*** Information Section Begins ***
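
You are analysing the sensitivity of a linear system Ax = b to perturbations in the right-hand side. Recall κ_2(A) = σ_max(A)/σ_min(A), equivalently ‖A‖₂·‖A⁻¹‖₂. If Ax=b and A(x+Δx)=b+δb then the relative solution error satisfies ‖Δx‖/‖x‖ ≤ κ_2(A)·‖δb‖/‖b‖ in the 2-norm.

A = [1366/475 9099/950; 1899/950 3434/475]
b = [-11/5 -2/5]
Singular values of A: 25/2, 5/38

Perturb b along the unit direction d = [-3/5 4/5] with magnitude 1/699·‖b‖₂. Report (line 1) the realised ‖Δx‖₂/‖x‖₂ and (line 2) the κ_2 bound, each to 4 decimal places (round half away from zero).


0.0032
0.1359

σ_max = 25/2, σ_min = 5/38
κ = σ_max/σ_min = (25/2)/(5/38) = 95.0000
worst-case relative error ≤ 95.0000 × 1/699 = 0.1359
solve Ax = b  →  x = [-7.3408 1.9744]
2-norm of b is 2.2361; of x, 7.6017
δb = ε·‖b‖·d = [-0.0019 0.0026]; solving A·Δx = δb gives ‖Δx‖ = 0.0243
dividing the unrounded norms, ‖Δx‖/‖x‖ = 0.0032
so the bound overstates the realised error by a factor of ≈ 42.4947 (computed from the unrounded values)


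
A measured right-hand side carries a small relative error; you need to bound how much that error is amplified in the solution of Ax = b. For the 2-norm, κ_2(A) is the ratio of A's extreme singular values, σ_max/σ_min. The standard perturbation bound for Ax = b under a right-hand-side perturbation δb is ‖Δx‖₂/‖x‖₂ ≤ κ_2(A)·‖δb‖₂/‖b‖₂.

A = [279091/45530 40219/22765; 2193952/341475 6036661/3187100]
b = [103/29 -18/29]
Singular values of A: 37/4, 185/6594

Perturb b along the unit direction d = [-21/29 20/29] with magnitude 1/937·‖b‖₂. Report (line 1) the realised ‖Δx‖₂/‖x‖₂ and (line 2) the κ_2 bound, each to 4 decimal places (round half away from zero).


σ_max = 37/4, σ_min = 185/6594
κ = σ_max/σ_min = (37/4)/(185/6594) = 329.7000
worst-case relative error ≤ 329.7000 × 1/937 = 0.3519
solve Ax = b  →  x = [30.1479 -102.5920]
‖b‖ = 3.6056, ‖x‖ = 106.9299
with δb = [-0.0028 0.0027], A·Δx = δb → ‖Δx‖ = 0.1372
dividing the unrounded norms, ‖Δx‖/‖x‖ = 0.0013
tightness: 0.0013 against a bound of 0.3519 (unrounded ratio ≈ 0.0036)

0.0013
0.3519


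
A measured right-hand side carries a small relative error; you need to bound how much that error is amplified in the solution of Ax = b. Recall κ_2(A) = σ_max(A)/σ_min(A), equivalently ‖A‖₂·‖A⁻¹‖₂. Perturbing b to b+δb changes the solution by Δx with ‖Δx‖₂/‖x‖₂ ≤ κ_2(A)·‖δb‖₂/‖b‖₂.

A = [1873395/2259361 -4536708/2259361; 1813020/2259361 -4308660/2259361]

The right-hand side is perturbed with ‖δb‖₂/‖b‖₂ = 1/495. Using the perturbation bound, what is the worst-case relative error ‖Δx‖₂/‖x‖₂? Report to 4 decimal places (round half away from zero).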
*** Information Section Ends ***
* **Work instruction**:
Your task is to retype the whole listing, keeping every word exactly as it is.

* **Exercise result**:
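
You are analysing the sensitivity of a linear system Ax = b to perturbations in the right-hand side. Recall κ_2(A) = σ_max(A)/σ_min(A), equivalently ‖A‖₂·‖A⁻¹‖₂. If Ax=b and A(x+Δx)=b+δb then the relative solution error satisfies ‖Δx‖/‖x‖ ≤ κ_2(A)·‖δb‖/‖b‖ in the 2-norm.

A = [1366/475 9099/950; 1899/950 3434/475]
b = [-11/5 -2/5]
Singular values of A: 25/2, 5/38

Perturb b along the unit direction d = [-3/5 4/5] with magnitude 1/699·‖b‖₂. Report (line 1) the realised ‖Δx‖₂/‖x‖₂ and (line 2) the κ_2 bound, each to 4 decimal places (round half away from zero).


0.0032
0.1359

σ_max = 25/2, σ_min = 5/38
κ = σ_max/σ_min = (25/2)/(5/38) = 95.0000
worst-case relative error ≤ 95.0000 × 1/699 = 0.1359
solve Ax = b  →  x = [-7.3408 1.9744]
2-norm of b is 2.2361; of x, 7.6017
δb = ε·‖b‖·d = [-0.0019 0.0026]; solving A·Δx = δb gives ‖Δx‖ = 0.0243
dividing the unrounded norms, ‖Δx‖/‖x‖ = 0.0032
so the bound overstates the realised error by a factor of ≈ 42.4947 (computed from the unrounded values)


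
A measured right-hand side carries a small relative error; you need to bound how much that error is amplified in the solution of Ax = b. For the 2-norm, κ_2(A) is the ratio of A's extreme singular values, σ_max/σ_min. The standard perturbation bound for Ax = b under a right-hand-side perturbation δb is ‖Δx‖₂/‖x‖₂ ≤ κ_2(A)·‖δb‖₂/‖b‖₂.

A = [279091/45530 40219/22765; 2193952/341475 6036661/3187100]
b = [103/29 -18/29]
Singular values of A: 37/4, 185/6594

Perturb b along the unit direction d = [-21/29 20/29] with magnitude 1/937·‖b‖₂. Report (line 1) the realised ‖Δx‖₂/‖x‖₂ and (line 2) the κ_2 bound, each to 4 decimal places (round half away from zero).


σ_max = 37/4, σ_min = 185/6594
κ = σ_max/σ_min = (37/4)/(185/6594) = 329.7000
worst-case relative error ≤ 329.7000 × 1/937 = 0.3519
solve Ax = b  →  x = [30.1479 -102.5920]
‖b‖ = 3.6056, ‖x‖ = 106.9299
with δb = [-0.0028 0.0027], A·Δx = δb → ‖Δx‖ = 0.1372
dividing the unrounded norms, ‖Δx‖/‖x‖ = 0.0013
tightness: 0.0013 against a bound of 0.3519 (unrounded ratio ≈ 0.0036)

0.0013
0.3519


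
A measured right-hand side carries a small relative error; you need to bound how much that error is amplified in the solution of Ax = b. Recall κ_2(A) = σ_max(A)/σ_min(A), equivalently ‖A‖₂·‖A⁻¹‖₂. Perturbing b to b+δb changes the solution by Δx with ‖Δx‖₂/‖x‖₂ ≤ κ_2(A)·‖δb‖₂/‖b‖₂.

A = [1873395/2259361 -4536708/2259361; 1813020/2259361 -4308660/2259361]

The right-hand side is perturbed with ‖δb‖₂/‖b‖₂ = 1/495. Using the perturbation bound, what is the worst-case relative error ‖Δx‖₂/‖x‖₂? Report to 4 decimal places (round half away from zero).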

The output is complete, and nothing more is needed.